DATA FOR ANALYSIS
════

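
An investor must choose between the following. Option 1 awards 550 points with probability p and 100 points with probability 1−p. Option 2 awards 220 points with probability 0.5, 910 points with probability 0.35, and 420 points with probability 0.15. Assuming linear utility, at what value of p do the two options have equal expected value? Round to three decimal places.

p = 0.870

EV(Option 2) = 0.5 × 220 + 0.35 × 910 + 0.15 × 420 = 110 + 318.5 + 63 = 491.5
p·550 + (1−p)·100 = 491.5
450p + 100 = 491.5
p = (491.5 − 100) / 450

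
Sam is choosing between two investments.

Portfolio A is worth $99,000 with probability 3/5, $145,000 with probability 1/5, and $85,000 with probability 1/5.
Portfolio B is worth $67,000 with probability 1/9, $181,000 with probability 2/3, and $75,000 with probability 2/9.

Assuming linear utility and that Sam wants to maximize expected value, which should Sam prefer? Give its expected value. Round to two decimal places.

Portfolio A = 3/5 × 99000 + 1/5 × 145000 + 1/5 × 85000 = 59400 + 29000 + 17000 = 105400
Portfolio B = 1/9 × 67000 + 2/3 × 181000 + 2/9 × 75000 = 7444.4444 + 120666.6667 + 16666.6667 = 144777.7778

Portfolio B ($144,777.78)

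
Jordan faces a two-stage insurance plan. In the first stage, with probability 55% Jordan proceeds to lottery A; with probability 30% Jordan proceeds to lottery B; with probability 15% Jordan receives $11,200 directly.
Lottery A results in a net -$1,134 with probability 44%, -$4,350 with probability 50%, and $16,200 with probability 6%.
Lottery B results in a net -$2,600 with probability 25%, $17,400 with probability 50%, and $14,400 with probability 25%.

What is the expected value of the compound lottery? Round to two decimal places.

$4,238.92

EV(A) = 0.44 × (-1134) + 0.5 × (-4350) + 0.06 × 16200 = -498.96 − 2175 + 972 = -1701.96
EV(B) = 0.25 × (-2600) + 0.5 × 17400 + 0.25 × 14400 = -650 + 8700 + 3600 = 11650
Branch C: 11200 (certain)
Overall = 0.55 × (-1701.96) + 0.3 × 11650 + 0.15 × 11200 = -936.078 + 3495 + 1680 = 4238.922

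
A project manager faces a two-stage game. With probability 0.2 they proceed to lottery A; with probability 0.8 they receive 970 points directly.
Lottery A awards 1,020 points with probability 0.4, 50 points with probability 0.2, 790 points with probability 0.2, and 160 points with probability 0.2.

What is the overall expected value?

897.6 points

EV(A) = 0.4 × 1020 + 0.2 × 50 + 0.2 × 790 + 0.2 × 160 = 408 + 10 + 158 + 32 = 608
Branch B: 970 (certain)
Overall = 0.2 × 608 + 0.8 × 970 = 121.6 + 776 = 897.6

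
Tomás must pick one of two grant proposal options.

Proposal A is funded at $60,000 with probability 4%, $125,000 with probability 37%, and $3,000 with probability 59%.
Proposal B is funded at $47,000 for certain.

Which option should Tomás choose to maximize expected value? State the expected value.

Proposal A ($50,420)

Proposal A = 0.04 × 60000 + 0.37 × 125000 + 0.59 × 3000 = 2400 + 46250 + 1770 = 50420
Proposal B: 47000 (certain)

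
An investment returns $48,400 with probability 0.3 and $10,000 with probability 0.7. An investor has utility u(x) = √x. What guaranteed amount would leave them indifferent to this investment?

$18,496

E[u] = 0.3·√48400 + 0.7·√10000 = 0.3·220 + 0.7·100 = 136
CE = (136)² = 18496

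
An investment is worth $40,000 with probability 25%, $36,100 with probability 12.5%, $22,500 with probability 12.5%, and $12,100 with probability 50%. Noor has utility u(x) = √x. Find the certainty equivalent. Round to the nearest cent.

$21,756.25

E[u] = 0.25·√40000 + 0.125·√36100 + 0.125·√22500 + 0.5·√12100 = 0.25·200 + 0.125·190 + 0.125·150 + 0.5·110 = 147.5
CE = (147.5)² = 21756.25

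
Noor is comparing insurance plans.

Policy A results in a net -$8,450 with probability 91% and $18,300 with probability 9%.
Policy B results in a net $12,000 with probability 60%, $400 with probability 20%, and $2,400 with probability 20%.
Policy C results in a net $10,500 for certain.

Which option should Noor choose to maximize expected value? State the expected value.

Policy C ($10,500)

Policy A = 0.91 × (-8450) + 0.09 × 18300 = -7689.5 + 1647 = -6042.5
Policy B = 0.6 × 12000 + 0.2 × 400 + 0.2 × 2400 = 7200 + 80 + 480 = 7760
Policy C: 10500 (certain)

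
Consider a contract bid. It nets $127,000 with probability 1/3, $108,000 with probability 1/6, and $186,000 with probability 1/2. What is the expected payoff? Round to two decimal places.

EV = 1/3 × 127000 + 1/6 × 108000 + 1/2 × 186000 = 42333.3333 + 18000 + 93000 = 153333.3333

$153,333.33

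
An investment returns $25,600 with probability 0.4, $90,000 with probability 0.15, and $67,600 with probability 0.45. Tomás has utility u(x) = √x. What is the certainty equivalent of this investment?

E[u] = 0.4·√25600 + 0.15·√90000 + 0.45·√67600 = 0.4·160 + 0.15·300 + 0.45·260 = 226
CE = (226)² = 51076

$51,076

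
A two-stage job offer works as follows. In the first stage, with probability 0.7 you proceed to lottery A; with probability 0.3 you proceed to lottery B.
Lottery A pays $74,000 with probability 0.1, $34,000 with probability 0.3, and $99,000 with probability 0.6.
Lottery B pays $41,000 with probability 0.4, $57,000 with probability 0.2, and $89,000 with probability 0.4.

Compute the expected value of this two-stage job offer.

EV(A) = 0.1 × 74000 + 0.3 × 34000 + 0.6 × 99000 = 7400 + 10200 + 59400 = 77000
EV(B) = 0.4 × 41000 + 0.2 × 57000 + 0.4 × 89000 = 16400 + 11400 + 35600 = 63400
Overall = 0.7 × 77000 + 0.3 × 63400 = 53900 + 19020 = 72920

$72,920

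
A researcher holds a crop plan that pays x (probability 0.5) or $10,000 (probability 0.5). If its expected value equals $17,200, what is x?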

════

WORK ORDER
Look over the listing and return each line that holds "funded".

RESULT OF THIS TASK
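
Proposal A is funded at $60,000 with probability 4%, $125,000 with probability 37%, and $3,000 with probability 59%.
Proposal B is funded at $47,000 for certain.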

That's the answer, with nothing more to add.